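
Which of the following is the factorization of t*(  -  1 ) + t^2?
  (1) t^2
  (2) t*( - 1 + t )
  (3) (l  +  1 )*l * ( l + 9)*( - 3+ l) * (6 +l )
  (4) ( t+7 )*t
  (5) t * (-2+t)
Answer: 2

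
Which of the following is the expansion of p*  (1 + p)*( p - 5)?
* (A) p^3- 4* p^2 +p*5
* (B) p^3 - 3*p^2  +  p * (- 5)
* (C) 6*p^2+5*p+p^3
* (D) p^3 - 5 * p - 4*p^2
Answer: D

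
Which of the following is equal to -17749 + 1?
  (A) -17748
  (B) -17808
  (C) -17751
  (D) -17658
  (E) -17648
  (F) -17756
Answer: A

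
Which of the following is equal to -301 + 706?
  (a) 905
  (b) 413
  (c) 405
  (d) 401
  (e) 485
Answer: c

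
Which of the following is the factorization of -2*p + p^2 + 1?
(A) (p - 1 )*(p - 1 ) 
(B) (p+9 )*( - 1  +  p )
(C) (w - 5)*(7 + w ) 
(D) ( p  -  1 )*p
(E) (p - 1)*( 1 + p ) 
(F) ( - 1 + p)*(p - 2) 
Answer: A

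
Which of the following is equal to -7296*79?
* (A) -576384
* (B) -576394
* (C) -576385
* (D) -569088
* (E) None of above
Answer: A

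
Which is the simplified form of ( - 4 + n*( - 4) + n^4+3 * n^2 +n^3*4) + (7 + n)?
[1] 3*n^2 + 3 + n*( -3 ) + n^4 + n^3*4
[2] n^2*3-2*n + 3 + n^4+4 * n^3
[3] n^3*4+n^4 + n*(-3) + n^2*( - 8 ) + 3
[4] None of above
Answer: 1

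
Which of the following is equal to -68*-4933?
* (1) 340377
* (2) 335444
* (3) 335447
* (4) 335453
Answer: 2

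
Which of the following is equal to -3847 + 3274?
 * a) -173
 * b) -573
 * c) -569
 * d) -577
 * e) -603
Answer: b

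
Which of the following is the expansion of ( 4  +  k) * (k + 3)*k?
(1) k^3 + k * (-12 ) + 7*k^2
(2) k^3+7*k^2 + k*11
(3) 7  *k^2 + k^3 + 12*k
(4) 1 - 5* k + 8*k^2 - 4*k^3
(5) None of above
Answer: 3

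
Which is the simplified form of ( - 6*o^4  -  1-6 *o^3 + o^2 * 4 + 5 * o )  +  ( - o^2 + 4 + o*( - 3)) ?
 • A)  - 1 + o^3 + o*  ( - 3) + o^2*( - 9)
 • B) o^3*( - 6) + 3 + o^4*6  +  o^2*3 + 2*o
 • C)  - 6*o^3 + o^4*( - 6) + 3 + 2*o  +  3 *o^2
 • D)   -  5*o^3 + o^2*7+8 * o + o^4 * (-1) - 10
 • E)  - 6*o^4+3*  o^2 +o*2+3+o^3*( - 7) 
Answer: C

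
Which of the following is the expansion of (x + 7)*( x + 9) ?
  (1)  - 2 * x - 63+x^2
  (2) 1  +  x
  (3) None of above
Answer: 3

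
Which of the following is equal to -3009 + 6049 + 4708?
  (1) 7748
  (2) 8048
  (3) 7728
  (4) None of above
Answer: 1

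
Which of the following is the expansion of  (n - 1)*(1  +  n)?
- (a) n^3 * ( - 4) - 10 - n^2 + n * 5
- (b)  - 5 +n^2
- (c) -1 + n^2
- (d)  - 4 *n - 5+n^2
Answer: c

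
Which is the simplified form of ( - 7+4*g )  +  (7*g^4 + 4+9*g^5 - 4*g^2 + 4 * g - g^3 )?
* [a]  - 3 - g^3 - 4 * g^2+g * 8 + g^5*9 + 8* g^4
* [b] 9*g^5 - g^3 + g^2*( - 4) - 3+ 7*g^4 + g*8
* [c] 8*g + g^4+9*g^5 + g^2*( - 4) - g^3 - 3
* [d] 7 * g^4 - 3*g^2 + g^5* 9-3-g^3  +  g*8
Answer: b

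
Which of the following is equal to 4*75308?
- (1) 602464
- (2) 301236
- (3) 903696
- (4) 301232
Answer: 4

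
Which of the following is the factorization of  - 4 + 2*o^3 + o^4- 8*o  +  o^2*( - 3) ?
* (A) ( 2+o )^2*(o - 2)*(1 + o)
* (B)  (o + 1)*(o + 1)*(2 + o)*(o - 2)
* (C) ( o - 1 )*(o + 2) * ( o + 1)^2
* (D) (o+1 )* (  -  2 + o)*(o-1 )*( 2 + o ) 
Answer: B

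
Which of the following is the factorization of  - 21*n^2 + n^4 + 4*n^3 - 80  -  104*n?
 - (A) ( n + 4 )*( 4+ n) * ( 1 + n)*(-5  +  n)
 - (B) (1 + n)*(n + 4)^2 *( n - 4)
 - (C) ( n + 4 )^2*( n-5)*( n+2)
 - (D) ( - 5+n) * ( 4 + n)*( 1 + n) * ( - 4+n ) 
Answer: A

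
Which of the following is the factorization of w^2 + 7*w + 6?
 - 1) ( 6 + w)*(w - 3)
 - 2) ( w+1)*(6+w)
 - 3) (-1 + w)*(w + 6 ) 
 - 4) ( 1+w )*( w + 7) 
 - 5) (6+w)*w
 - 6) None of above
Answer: 2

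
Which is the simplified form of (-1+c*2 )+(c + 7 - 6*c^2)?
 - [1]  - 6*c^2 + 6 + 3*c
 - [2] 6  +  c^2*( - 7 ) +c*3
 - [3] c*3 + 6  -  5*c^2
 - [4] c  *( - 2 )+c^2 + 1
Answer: 1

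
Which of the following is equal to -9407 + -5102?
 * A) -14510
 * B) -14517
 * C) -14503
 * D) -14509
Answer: D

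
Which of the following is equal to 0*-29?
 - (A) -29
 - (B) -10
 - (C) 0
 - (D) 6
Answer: C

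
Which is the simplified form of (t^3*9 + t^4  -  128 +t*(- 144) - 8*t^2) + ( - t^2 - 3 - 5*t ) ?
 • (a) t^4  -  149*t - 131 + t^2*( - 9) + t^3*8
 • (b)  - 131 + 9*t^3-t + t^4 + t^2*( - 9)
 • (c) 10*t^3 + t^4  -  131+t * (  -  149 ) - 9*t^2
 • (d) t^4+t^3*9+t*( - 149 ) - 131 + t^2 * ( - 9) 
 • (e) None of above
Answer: d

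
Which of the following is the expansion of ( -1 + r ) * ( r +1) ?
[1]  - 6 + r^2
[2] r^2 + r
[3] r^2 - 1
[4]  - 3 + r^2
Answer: 3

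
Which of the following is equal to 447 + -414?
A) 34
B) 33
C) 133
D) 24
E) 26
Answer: B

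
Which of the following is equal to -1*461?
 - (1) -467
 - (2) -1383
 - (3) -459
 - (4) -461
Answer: 4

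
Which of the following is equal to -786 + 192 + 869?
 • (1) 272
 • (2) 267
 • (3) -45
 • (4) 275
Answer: 4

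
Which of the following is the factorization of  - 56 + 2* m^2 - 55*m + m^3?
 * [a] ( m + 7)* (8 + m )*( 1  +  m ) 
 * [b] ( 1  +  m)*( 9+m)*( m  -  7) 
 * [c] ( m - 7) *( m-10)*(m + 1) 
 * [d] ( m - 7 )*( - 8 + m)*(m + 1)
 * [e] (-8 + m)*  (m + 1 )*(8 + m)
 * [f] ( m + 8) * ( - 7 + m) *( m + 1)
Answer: f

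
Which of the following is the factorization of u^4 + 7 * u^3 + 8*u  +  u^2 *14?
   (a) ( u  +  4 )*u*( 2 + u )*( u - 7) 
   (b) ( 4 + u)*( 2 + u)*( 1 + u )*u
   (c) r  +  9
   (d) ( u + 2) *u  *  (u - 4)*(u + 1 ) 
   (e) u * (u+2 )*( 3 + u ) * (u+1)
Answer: b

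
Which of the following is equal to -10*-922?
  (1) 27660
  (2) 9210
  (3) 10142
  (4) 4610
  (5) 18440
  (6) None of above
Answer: 6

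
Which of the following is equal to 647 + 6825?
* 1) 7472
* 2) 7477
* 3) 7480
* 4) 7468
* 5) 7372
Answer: 1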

::::

All lines in the data that contain the word "above" should be copied.

● **SOLUTION FOR THIS TASK**:
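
* (E) None of above
[4] None of above
(5) None of above
  (3) None of above
  (4) None of above
 - 6) None of above
 • (e) None of above
  (6) None of above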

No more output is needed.